Information

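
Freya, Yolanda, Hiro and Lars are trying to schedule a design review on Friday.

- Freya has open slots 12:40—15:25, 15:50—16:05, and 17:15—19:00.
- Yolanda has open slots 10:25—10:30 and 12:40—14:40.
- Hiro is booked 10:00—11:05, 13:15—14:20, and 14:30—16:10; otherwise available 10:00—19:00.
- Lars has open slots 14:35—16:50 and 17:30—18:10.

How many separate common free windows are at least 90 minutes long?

Hiro free within 10:00–19:00: 11:05–13:15, 14:20–14:30, 16:10–19:00.
Freya ∩ Yolanda: 12:40–14:40.
Freya ∩ Yolanda ∩ Hiro: 12:40–13:15, 14:20–14:30.
Freya ∩ Yolanda ∩ Hiro ∩ Lars: (none).
Windows ≥ 90 min: (none).
That's 0 windows.

0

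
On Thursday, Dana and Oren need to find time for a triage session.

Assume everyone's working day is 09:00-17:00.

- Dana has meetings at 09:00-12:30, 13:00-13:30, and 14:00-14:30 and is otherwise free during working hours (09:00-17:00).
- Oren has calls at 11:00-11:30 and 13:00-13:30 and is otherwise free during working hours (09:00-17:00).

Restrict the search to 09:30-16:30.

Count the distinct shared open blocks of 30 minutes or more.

3

Dana free within 09:00–17:00: 12:30–13:00, 13:30–14:00, 14:30–17:00.
Oren free within 09:00–17:00: 09:00–11:00, 11:30–13:00, 13:30–17:00.
Dana ∩ Oren: 12:30–13:00, 13:30–14:00, 14:30–17:00.
Restricted to 09:30–16:30: 12:30–13:00, 13:30–14:00, 14:30–16:30.
Windows ≥ 30 min: 12:30–13:00, 13:30–14:00, 14:30–16:30.
That's 3 windows.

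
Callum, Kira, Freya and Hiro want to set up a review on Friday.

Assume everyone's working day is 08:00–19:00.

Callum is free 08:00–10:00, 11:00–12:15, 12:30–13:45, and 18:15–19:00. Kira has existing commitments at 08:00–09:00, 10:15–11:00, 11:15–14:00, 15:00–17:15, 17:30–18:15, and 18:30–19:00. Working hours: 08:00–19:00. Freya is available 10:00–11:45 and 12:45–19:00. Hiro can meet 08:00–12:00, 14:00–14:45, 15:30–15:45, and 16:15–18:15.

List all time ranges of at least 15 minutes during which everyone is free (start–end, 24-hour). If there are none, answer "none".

Kira free within 08:00–19:00: 09:00–10:15, 11:00–11:15, 14:00–15:00, 17:15–17:30, 18:15–18:30.
Callum ∩ Kira: 09:00–10:00, 11:00–11:15, 18:15–18:30.
Callum ∩ Kira ∩ Freya: 11:00–11:15, 18:15–18:30.
Callum ∩ Kira ∩ Freya ∩ Hiro: 11:00–11:15.
Windows ≥ 15 min: 11:00–11:15.

11:00–11:15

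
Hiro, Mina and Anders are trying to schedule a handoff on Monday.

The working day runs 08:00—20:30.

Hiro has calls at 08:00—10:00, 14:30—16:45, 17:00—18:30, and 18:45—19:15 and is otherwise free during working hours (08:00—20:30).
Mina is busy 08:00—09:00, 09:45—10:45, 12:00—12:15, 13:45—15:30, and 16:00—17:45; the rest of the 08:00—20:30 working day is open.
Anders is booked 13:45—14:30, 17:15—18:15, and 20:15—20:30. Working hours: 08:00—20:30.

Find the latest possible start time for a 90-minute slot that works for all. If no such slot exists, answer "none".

12:15

Hiro free within 08:00–20:30: 10:00–14:30, 16:45–17:00, 18:30–18:45, 19:15–20:30.
Mina free within 08:00–20:30: 09:00–09:45, 10:45–12:00, 12:15–13:45, 15:30–16:00, 17:45–20:30.
Anders free within 08:00–20:30: 08:00–13:45, 14:30–17:15, 18:15–20:15.
Hiro ∩ Mina: 10:45–12:00, 12:15–13:45, 18:30–18:45, 19:15–20:30.
Hiro ∩ Mina ∩ Anders: 10:45–12:00, 12:15–13:45, 18:30–18:45, 19:15–20:15.
Windows ≥ 90 min: 12:15–13:45.
Latest start in the last window 12:15–13:45 is 13:45 − 90 min = 12:15.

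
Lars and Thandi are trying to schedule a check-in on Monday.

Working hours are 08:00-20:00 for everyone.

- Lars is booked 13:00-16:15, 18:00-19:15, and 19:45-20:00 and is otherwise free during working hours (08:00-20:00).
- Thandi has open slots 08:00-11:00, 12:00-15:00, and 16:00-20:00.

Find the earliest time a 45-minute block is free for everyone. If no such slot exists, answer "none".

08:00

Lars free within 08:00–20:00: 08:00–13:00, 16:15–18:00, 19:15–19:45.
Lars ∩ Thandi: 08:00–11:00, 12:00–13:00, 16:15–18:00, 19:15–19:45.
Windows ≥ 45 min: 08:00–11:00, 12:00–13:00, 16:15–18:00.
Earliest such window starts at 08:00.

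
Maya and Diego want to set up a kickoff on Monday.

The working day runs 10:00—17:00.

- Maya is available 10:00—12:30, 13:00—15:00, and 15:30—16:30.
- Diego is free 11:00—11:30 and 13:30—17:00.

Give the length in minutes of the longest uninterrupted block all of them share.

Maya ∩ Diego: 11:00–11:30, 13:30–15:00, 15:30–16:30.
Common window lengths: 30, 90, 60 min; longest is 90.

90 minutes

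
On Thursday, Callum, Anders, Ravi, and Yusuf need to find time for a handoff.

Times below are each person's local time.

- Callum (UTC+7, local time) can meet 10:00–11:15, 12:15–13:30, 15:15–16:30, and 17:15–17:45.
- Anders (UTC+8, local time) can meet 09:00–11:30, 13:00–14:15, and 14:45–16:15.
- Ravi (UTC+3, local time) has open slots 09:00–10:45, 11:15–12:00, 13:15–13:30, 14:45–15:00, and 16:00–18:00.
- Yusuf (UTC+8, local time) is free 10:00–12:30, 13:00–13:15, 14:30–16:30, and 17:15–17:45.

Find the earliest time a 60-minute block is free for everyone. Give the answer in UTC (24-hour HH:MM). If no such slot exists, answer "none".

none

Callum → UTC: 03:00–04:15, 05:15–06:30, 08:15–09:30, 10:15–10:45.
Anders → UTC: 01:00–03:30, 05:00–06:15, 06:45–08:15.
Ravi → UTC: 06:00–07:45, 08:15–09:00, 10:15–10:30, 11:45–12:00, 13:00–15:00.
Yusuf → UTC: 02:00–04:30, 05:00–05:15, 06:30–08:30, 09:15–09:45.
Callum ∩ Anders: 03:00–03:30, 05:15–06:15.
Callum ∩ Anders ∩ Ravi: 06:00–06:15.
Callum ∩ Anders ∩ Ravi ∩ Yusuf: (none).
Windows ≥ 60 min: (none).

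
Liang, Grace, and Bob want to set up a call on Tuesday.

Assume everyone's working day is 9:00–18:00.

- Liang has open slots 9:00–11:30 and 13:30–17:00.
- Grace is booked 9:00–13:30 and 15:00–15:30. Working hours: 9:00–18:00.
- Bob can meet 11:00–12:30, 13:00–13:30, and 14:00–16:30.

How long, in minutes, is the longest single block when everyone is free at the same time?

Grace free within 09:00–18:00: 13:30–15:00, 15:30–18:00.
Liang ∩ Grace: 13:30–15:00, 15:30–17:00.
Liang ∩ Grace ∩ Bob: 14:00–15:00, 15:30–16:30.
Common window lengths: 60, 60 min; longest is 60.

60 minutes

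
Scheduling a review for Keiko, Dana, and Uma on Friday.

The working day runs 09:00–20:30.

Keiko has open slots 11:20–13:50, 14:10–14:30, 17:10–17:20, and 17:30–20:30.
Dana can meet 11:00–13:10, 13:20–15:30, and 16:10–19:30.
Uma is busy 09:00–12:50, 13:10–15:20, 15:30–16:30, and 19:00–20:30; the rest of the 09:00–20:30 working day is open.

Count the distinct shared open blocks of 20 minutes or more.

2

Uma free within 09:00–20:30: 12:50–13:10, 15:20–15:30, 16:30–19:00.
Keiko ∩ Dana: 11:20–13:10, 13:20–13:50, 14:10–14:30, 17:10–17:20, 17:30–19:30.
Keiko ∩ Dana ∩ Uma: 12:50–13:10, 17:10–17:20, 17:30–19:00.
Windows ≥ 20 min: 12:50–13:10, 17:30–19:00.
That's 2 windows.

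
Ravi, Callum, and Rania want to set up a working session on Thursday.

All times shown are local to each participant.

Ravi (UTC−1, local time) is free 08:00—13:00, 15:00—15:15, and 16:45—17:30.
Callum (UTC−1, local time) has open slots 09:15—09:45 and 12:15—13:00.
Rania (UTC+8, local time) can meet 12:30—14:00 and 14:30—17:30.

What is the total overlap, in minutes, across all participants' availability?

Ravi → UTC: 09:00–14:00, 16:00–16:15, 17:45–18:30.
Callum → UTC: 10:15–10:45, 13:15–14:00.
Rania → UTC: 04:30–06:00, 06:30–09:30.
Ravi ∩ Callum: 10:15–10:45, 13:15–14:00.
Ravi ∩ Callum ∩ Rania: (none).
Total common minutes: 0.

0 minutes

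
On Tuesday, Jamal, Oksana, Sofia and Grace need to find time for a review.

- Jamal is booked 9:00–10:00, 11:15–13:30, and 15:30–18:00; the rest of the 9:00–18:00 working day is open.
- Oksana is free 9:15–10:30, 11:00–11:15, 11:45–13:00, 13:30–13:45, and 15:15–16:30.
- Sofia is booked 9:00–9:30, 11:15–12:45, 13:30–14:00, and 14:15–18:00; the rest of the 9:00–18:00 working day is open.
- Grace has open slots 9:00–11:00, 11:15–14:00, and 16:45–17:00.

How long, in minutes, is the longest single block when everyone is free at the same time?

30 minutes

Jamal free within 09:00–18:00: 10:00–11:15, 13:30–15:30.
Sofia free within 09:00–18:00: 09:30–11:15, 12:45–13:30, 14:00–14:15.
Jamal ∩ Oksana: 10:00–10:30, 11:00–11:15, 13:30–13:45, 15:15–15:30.
Jamal ∩ Oksana ∩ Sofia: 10:00–10:30, 11:00–11:15.
Jamal ∩ Oksana ∩ Sofia ∩ Grace: 10:00–10:30.
Single common window of 30 minutes.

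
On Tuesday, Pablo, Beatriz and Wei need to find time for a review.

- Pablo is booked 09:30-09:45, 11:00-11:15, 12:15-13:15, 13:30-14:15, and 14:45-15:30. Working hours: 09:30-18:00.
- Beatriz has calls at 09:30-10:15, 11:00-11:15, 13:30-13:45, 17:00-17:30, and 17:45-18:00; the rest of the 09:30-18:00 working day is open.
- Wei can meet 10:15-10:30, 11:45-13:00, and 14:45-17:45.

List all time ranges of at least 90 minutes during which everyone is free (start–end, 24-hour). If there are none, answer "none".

Pablo free within 09:30–18:00: 09:45–11:00, 11:15–12:15, 13:15–13:30, 14:15–14:45, 15:30–18:00.
Beatriz free within 09:30–18:00: 10:15–11:00, 11:15–13:30, 13:45–17:00, 17:30–17:45.
Pablo ∩ Beatriz: 10:15–11:00, 11:15–12:15, 13:15–13:30, 14:15–14:45, 15:30–17:00, 17:30–17:45.
Pablo ∩ Beatriz ∩ Wei: 10:15–10:30, 11:45–12:15, 15:30–17:00, 17:30–17:45.
Windows ≥ 90 min: 15:30–17:00.

15:30–17:00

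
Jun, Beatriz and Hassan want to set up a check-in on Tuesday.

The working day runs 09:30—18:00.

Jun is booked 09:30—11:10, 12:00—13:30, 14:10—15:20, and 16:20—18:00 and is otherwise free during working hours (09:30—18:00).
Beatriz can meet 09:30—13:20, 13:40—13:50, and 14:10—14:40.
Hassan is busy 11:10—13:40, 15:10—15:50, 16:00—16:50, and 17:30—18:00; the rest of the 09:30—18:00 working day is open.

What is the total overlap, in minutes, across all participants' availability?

Jun free within 09:30–18:00: 11:10–12:00, 13:30–14:10, 15:20–16:20.
Hassan free within 09:30–18:00: 09:30–11:10, 13:40–15:10, 15:50–16:00, 16:50–17:30.
Jun ∩ Beatriz: 11:10–12:00, 13:40–13:50.
Jun ∩ Beatriz ∩ Hassan: 13:40–13:50.
Total common minutes: 10.

10 minutes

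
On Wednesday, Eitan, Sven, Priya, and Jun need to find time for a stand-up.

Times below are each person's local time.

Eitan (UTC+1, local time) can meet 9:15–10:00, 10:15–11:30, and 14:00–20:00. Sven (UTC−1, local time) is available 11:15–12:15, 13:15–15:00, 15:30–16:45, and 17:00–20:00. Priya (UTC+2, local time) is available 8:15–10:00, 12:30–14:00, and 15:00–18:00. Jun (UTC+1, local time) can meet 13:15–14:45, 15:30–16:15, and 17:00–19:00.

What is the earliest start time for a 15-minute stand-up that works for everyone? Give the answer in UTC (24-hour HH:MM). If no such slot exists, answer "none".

Eitan → UTC: 08:15–09:00, 09:15–10:30, 13:00–19:00.
Sven → UTC: 12:15–13:15, 14:15–16:00, 16:30–17:45, 18:00–21:00.
Priya → UTC: 06:15–08:00, 10:30–12:00, 13:00–16:00.
Jun → UTC: 12:15–13:45, 14:30–15:15, 16:00–18:00.
Eitan ∩ Sven: 13:00–13:15, 14:15–16:00, 16:30–17:45, 18:00–19:00.
Eitan ∩ Sven ∩ Priya: 13:00–13:15, 14:15–16:00.
Eitan ∩ Sven ∩ Priya ∩ Jun: 13:00–13:15, 14:30–15:15.
Windows ≥ 15 min: 13:00–13:15, 14:30–15:15.
Earliest such window starts at 13:00.

13:00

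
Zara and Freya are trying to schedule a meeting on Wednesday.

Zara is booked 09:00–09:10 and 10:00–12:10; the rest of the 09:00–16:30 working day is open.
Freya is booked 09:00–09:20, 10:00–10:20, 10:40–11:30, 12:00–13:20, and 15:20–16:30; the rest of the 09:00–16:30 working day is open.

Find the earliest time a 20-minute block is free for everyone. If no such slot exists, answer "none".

Zara free within 09:00–16:30: 09:10–10:00, 12:10–16:30.
Freya free within 09:00–16:30: 09:20–10:00, 10:20–10:40, 11:30–12:00, 13:20–15:20.
Zara ∩ Freya: 09:20–10:00, 13:20–15:20.
Windows ≥ 20 min: 09:20–10:00, 13:20–15:20.
Earliest such window starts at 09:20.

09:20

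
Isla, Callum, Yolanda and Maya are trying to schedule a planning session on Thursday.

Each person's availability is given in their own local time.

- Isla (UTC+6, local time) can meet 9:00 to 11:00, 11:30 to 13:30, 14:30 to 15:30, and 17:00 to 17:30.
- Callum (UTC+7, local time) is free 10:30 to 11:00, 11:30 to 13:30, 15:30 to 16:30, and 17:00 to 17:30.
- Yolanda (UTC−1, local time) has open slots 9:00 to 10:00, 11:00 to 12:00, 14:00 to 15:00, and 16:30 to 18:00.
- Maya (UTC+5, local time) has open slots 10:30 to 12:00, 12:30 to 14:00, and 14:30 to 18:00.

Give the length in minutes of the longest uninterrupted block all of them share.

Isla → UTC: 03:00–05:00, 05:30–07:30, 08:30–09:30, 11:00–11:30.
Callum → UTC: 03:30–04:00, 04:30–06:30, 08:30–09:30, 10:00–10:30.
Yolanda → UTC: 10:00–11:00, 12:00–13:00, 15:00–16:00, 17:30–19:00.
Maya → UTC: 05:30–07:00, 07:30–09:00, 09:30–13:00.
Isla ∩ Callum: 03:30–04:00, 04:30–05:00, 05:30–06:30, 08:30–09:30.
Isla ∩ Callum ∩ Yolanda: (none).
Isla ∩ Callum ∩ Yolanda ∩ Maya: (none).
No common window.

0 minutes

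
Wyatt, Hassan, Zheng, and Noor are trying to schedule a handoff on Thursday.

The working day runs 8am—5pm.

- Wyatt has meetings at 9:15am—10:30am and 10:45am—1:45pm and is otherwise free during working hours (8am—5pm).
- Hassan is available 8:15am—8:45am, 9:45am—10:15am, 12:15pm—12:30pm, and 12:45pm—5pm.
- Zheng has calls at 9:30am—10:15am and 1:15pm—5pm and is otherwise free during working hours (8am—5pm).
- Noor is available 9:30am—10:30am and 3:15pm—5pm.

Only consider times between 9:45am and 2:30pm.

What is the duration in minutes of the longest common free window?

0 minutes

Wyatt free within 08:00–17:00: 08:00–09:15, 10:30–10:45, 13:45–17:00.
Zheng free within 08:00–17:00: 08:00–09:30, 10:15–13:15.
Wyatt ∩ Hassan: 08:15–08:45, 13:45–17:00.
Wyatt ∩ Hassan ∩ Zheng: 08:15–08:45.
Wyatt ∩ Hassan ∩ Zheng ∩ Noor: (none).
Restricted to 09:45–14:30: (none).
No common window.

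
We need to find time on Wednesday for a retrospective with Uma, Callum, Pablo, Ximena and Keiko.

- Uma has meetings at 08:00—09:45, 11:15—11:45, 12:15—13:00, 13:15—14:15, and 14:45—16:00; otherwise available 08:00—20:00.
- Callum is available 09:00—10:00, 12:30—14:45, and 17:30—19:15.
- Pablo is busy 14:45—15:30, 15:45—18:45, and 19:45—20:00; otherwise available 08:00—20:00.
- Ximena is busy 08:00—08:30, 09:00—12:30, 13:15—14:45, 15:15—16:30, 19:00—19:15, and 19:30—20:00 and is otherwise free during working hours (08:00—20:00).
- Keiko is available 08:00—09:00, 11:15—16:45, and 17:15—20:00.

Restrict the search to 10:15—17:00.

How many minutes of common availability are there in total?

15 minutes

Uma free within 08:00–20:00: 09:45–11:15, 11:45–12:15, 13:00–13:15, 14:15–14:45, 16:00–20:00.
Pablo free within 08:00–20:00: 08:00–14:45, 15:30–15:45, 18:45–19:45.
Ximena free within 08:00–20:00: 08:30–09:00, 12:30–13:15, 14:45–15:15, 16:30–19:00, 19:15–19:30.
Uma ∩ Callum: 09:45–10:00, 13:00–13:15, 14:15–14:45, 17:30–19:15.
Uma ∩ Callum ∩ Pablo: 09:45–10:00, 13:00–13:15, 14:15–14:45, 18:45–19:15.
Uma ∩ Callum ∩ Pablo ∩ Ximena: 13:00–13:15, 18:45–19:00.
Uma ∩ Callum ∩ Pablo ∩ Ximena ∩ Keiko: 13:00–13:15, 18:45–19:00.
Restricted to 10:15–17:00: 13:00–13:15.
Total common minutes: 15.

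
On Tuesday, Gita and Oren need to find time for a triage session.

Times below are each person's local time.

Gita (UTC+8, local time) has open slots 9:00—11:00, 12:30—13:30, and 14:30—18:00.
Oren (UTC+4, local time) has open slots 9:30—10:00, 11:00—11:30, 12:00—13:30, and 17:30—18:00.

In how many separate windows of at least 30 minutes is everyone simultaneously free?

2

Gita → UTC: 01:00–03:00, 04:30–05:30, 06:30–10:00.
Oren → UTC: 05:30–06:00, 07:00–07:30, 08:00–09:30, 13:30–14:00.
Gita ∩ Oren: 07:00–07:30, 08:00–09:30.
Windows ≥ 30 min: 07:00–07:30, 08:00–09:30.
That's 2 windows.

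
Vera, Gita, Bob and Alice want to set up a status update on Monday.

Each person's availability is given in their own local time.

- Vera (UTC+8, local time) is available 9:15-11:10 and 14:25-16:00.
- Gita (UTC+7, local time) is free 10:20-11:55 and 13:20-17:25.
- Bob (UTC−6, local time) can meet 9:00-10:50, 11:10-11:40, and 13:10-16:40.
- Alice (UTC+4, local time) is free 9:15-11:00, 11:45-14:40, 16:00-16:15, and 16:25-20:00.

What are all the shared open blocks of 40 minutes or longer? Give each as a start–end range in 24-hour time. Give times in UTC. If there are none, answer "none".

none

Vera → UTC: 01:15–03:10, 06:25–08:00.
Gita → UTC: 03:20–04:55, 06:20–10:25.
Bob → UTC: 15:00–16:50, 17:10–17:40, 19:10–22:40.
Alice → UTC: 05:15–07:00, 07:45–10:40, 12:00–12:15, 12:25–16:00.
Vera ∩ Gita: 06:25–08:00.
Vera ∩ Gita ∩ Bob: (none).
Vera ∩ Gita ∩ Bob ∩ Alice: (none).
Windows ≥ 40 min: (none).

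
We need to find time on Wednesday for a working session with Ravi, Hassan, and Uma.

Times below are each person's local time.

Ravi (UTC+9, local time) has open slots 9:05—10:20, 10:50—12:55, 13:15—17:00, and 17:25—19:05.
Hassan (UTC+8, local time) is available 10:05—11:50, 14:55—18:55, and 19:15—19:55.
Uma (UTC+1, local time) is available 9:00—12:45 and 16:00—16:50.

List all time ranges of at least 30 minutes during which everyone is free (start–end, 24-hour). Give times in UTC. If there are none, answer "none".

Ravi → UTC: 00:05–01:20, 01:50–03:55, 04:15–08:00, 08:25–10:05.
Hassan → UTC: 02:05–03:50, 06:55–10:55, 11:15–11:55.
Uma → UTC: 08:00–11:45, 15:00–15:50.
Ravi ∩ Hassan: 02:05–03:50, 06:55–08:00, 08:25–10:05.
Ravi ∩ Hassan ∩ Uma: 08:25–10:05.
Windows ≥ 30 min: 08:25–10:05.

08:25–10:05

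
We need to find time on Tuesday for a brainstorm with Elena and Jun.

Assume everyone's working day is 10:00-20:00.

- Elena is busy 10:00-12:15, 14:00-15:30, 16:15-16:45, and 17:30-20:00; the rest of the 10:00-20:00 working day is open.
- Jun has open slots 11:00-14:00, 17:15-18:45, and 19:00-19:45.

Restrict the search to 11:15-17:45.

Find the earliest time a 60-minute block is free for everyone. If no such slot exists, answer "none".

Elena free within 10:00–20:00: 12:15–14:00, 15:30–16:15, 16:45–17:30.
Elena ∩ Jun: 12:15–14:00, 17:15–17:30.
Restricted to 11:15–17:45: 12:15–14:00, 17:15–17:30.
Windows ≥ 60 min: 12:15–14:00.
Earliest such window starts at 12:15.

12:15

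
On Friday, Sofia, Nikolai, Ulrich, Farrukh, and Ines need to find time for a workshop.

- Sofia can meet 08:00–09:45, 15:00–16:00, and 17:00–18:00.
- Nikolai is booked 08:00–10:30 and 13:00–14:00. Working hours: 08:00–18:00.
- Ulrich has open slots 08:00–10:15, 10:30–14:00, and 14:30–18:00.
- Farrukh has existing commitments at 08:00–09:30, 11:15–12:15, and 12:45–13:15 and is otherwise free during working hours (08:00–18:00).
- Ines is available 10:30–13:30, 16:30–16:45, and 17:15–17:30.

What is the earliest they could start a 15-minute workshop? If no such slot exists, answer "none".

17:15

Nikolai free within 08:00–18:00: 10:30–13:00, 14:00–18:00.
Farrukh free within 08:00–18:00: 09:30–11:15, 12:15–12:45, 13:15–18:00.
Sofia ∩ Nikolai: 15:00–16:00, 17:00–18:00.
Sofia ∩ Nikolai ∩ Ulrich: 15:00–16:00, 17:00–18:00.
Sofia ∩ Nikolai ∩ Ulrich ∩ Farrukh: 15:00–16:00, 17:00–18:00.
Sofia ∩ Nikolai ∩ Ulrich ∩ Farrukh ∩ Ines: 17:15–17:30.
Windows ≥ 15 min: 17:15–17:30.
Earliest such window starts at 17:15.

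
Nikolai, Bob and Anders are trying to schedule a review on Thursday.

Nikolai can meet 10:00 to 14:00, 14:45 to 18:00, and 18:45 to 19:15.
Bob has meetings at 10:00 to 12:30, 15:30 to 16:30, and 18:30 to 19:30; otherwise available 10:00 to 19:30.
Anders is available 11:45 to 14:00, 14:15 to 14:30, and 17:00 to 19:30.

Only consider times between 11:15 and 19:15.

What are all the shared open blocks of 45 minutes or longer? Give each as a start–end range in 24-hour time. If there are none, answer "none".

Bob free within 10:00–19:30: 12:30–15:30, 16:30–18:30.
Nikolai ∩ Bob: 12:30–14:00, 14:45–15:30, 16:30–18:00.
Nikolai ∩ Bob ∩ Anders: 12:30–14:00, 17:00–18:00.
Restricted to 11:15–19:15: 12:30–14:00, 17:00–18:00.
Windows ≥ 45 min: 12:30–14:00, 17:00–18:00.

12:30–14:00, 17:00–18:00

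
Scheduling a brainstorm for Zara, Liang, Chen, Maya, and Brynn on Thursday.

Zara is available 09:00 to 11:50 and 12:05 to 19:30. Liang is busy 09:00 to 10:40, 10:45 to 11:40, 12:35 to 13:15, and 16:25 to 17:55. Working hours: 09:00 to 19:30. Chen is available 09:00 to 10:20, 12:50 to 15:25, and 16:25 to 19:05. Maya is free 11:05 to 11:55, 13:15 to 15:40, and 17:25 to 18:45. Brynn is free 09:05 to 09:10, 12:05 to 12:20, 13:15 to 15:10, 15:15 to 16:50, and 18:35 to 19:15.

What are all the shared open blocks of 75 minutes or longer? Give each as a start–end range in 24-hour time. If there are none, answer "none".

Liang free within 09:00–19:30: 10:40–10:45, 11:40–12:35, 13:15–16:25, 17:55–19:30.
Zara ∩ Liang: 10:40–10:45, 11:40–11:50, 12:05–12:35, 13:15–16:25, 17:55–19:30.
Zara ∩ Liang ∩ Chen: 13:15–15:25, 17:55–19:05.
Zara ∩ Liang ∩ Chen ∩ Maya: 13:15–15:25, 17:55–18:45.
Zara ∩ Liang ∩ Chen ∩ Maya ∩ Brynn: 13:15–15:10, 15:15–15:25, 18:35–18:45.
Windows ≥ 75 min: 13:15–15:10.

13:15–15:10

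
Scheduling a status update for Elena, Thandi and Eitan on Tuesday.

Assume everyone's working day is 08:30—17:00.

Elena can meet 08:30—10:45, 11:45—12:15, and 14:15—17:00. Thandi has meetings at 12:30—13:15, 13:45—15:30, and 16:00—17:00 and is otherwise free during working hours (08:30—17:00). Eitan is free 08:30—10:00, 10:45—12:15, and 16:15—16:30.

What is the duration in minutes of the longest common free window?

90 minutes

Thandi free within 08:30–17:00: 08:30–12:30, 13:15–13:45, 15:30–16:00.
Elena ∩ Thandi: 08:30–10:45, 11:45–12:15, 15:30–16:00.
Elena ∩ Thandi ∩ Eitan: 08:30–10:00, 11:45–12:15.
Common window lengths: 90, 30 min; longest is 90.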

Task instructions
Above this instruction are the records; retype exactly the lines from the one containing "- Farrukh has" up to and including the one containing "Only consider times between 11:15 and 19:15.".

Result below
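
- Farrukh has existing commitments at 08:00–09:30, 11:15–12:15, and 12:45–13:15 and is otherwise free during working hours (08:00–18:00).
- Ines is available 10:30–13:30, 16:30–16:45, and 17:15–17:30.

What is the earliest they could start a 15-minute workshop? If no such slot exists, answer "none".

17:15

Nikolai free within 08:00–18:00: 10:30–13:00, 14:00–18:00.
Farrukh free within 08:00–18:00: 09:30–11:15, 12:15–12:45, 13:15–18:00.
Sofia ∩ Nikolai: 15:00–16:00, 17:00–18:00.
Sofia ∩ Nikolai ∩ Ulrich: 15:00–16:00, 17:00–18:00.
Sofia ∩ Nikolai ∩ Ulrich ∩ Farrukh: 15:00–16:00, 17:00–18:00.
Sofia ∩ Nikolai ∩ Ulrich ∩ Farrukh ∩ Ines: 17:15–17:30.
Windows ≥ 15 min: 17:15–17:30.
Earliest such window starts at 17:15.

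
Nikolai, Bob and Anders are trying to schedule a review on Thursday.

Nikolai can meet 10:00 to 14:00, 14:45 to 18:00, and 18:45 to 19:15.
Bob has meetings at 10:00 to 12:30, 15:30 to 16:30, and 18:30 to 19:30; otherwise available 10:00 to 19:30.
Anders is available 11:45 to 14:00, 14:15 to 14:30, and 17:00 to 19:30.

Only consider times between 11:15 and 19:15.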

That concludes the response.